>>>>>

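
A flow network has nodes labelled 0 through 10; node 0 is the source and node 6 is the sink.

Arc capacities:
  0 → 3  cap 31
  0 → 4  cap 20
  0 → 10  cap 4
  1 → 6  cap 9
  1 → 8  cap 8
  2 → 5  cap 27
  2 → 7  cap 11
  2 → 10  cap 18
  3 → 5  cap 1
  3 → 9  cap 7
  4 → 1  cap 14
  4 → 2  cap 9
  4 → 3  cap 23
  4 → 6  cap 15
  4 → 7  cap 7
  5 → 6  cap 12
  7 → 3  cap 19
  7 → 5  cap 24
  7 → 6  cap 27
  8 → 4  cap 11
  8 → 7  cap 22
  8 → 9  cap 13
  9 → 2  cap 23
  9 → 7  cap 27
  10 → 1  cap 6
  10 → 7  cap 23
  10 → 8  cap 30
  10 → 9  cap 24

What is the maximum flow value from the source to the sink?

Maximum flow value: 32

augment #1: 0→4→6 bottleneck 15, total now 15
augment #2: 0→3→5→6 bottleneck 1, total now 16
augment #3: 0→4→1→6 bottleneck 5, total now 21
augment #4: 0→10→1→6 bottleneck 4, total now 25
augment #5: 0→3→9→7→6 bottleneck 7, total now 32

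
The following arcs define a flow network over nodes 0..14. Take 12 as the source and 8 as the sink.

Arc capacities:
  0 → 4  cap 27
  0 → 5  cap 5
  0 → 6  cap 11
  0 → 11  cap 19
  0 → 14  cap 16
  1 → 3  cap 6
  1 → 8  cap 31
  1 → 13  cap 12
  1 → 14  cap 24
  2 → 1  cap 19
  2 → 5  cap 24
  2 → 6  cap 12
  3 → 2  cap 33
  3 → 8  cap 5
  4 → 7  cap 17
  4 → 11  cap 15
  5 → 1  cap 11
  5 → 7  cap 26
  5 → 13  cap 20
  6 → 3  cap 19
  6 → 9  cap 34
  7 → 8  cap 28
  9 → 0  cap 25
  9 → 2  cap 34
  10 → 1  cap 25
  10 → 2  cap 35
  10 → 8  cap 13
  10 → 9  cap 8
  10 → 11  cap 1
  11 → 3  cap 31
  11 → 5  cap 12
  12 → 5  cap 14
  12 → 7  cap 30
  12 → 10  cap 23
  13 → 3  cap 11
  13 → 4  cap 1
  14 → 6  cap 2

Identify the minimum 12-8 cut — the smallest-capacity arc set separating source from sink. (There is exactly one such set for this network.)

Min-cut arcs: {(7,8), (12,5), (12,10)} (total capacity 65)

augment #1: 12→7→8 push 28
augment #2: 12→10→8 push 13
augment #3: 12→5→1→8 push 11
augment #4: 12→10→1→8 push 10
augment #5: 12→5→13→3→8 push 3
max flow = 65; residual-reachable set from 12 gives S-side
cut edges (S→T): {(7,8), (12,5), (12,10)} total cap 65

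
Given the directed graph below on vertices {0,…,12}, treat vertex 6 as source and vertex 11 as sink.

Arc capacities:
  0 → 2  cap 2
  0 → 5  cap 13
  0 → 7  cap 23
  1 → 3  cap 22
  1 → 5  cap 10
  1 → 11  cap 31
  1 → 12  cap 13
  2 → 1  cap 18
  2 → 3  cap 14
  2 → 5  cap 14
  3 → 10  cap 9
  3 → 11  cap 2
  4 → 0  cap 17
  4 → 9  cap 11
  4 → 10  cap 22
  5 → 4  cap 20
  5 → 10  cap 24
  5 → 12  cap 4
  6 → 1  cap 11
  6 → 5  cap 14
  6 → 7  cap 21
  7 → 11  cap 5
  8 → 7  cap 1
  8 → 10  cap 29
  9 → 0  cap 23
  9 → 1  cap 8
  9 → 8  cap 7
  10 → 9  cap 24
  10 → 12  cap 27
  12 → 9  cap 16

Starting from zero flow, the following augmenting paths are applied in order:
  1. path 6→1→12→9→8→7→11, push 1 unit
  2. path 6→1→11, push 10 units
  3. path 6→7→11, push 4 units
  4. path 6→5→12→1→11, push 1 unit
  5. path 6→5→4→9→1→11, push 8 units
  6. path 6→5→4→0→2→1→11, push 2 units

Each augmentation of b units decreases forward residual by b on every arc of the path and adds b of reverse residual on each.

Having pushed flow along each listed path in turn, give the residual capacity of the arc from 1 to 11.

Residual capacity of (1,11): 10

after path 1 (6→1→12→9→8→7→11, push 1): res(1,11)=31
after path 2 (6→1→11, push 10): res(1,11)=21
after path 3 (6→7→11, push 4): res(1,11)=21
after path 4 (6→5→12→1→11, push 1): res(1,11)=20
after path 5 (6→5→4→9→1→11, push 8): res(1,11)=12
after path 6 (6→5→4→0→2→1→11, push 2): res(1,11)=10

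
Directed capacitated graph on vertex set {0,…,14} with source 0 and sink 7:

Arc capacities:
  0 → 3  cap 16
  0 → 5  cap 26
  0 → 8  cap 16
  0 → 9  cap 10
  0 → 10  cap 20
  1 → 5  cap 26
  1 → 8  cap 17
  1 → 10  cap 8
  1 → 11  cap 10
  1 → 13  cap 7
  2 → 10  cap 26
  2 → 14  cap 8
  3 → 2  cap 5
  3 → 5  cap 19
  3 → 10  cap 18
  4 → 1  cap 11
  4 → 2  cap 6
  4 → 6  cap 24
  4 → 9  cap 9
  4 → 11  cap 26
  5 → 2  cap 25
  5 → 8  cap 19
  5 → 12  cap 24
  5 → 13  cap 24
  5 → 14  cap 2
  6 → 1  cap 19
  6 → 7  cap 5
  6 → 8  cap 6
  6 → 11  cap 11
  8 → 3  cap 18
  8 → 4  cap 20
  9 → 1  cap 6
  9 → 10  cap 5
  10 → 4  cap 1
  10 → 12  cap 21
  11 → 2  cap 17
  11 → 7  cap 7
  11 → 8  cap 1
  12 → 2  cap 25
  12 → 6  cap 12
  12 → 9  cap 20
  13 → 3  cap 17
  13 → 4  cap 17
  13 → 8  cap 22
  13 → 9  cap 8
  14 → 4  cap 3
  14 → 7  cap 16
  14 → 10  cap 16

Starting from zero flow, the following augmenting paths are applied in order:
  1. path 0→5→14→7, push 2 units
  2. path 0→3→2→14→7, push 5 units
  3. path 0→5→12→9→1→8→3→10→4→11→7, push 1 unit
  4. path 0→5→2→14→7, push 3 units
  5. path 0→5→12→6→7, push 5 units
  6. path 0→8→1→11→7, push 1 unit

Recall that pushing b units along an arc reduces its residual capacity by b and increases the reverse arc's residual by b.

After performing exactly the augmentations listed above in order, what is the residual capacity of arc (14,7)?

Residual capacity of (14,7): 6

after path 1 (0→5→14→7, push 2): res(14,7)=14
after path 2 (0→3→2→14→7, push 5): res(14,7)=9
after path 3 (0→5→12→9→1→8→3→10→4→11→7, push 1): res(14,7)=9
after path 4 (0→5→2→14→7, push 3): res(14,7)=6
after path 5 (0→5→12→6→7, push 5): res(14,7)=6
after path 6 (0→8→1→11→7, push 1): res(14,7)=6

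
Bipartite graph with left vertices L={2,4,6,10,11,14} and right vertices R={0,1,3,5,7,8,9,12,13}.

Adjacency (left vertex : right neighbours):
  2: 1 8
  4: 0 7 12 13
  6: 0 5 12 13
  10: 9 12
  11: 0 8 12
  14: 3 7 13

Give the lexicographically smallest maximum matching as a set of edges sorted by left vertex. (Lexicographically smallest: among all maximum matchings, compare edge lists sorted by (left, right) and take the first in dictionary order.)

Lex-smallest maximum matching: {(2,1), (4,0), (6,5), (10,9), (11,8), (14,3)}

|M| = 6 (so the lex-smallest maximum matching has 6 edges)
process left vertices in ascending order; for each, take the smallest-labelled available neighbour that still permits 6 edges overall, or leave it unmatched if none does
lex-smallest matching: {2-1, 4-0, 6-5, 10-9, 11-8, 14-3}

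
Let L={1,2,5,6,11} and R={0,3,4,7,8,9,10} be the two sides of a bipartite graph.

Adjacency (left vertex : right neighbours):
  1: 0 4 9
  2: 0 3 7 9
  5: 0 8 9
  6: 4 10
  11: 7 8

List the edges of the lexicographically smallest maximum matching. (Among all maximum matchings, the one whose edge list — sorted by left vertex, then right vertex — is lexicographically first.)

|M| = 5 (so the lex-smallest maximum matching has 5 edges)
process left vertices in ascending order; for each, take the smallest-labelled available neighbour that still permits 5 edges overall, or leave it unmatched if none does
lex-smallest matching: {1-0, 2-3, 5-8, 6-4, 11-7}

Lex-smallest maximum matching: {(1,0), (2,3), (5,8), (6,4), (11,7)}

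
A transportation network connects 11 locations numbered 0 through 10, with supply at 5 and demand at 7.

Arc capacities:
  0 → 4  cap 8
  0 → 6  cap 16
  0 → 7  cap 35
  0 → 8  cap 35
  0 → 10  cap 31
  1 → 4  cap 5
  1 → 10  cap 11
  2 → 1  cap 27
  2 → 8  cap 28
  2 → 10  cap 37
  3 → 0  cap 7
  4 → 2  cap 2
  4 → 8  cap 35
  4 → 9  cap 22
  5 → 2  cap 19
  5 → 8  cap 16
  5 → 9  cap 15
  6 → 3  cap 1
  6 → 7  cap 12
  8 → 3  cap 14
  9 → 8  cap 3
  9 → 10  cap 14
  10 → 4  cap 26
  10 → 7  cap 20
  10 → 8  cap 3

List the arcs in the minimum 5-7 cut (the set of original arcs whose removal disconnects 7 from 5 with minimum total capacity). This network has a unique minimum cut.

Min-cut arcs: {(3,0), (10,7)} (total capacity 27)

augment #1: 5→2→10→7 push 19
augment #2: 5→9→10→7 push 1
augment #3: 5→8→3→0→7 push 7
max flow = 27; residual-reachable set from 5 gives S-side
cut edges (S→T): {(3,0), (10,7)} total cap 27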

<<<<<

§ **PROBLEM STATEMENT**
Pull every line containing "through" out of the records.

§ **SOLUTION BELOW**
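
A flow network has nodes labelled 0 through 10; node 0 is the source and node 6 is the sink.
A transportation network connects 11 locations numbered 0 through 10, with supply at 5 and demand at 7.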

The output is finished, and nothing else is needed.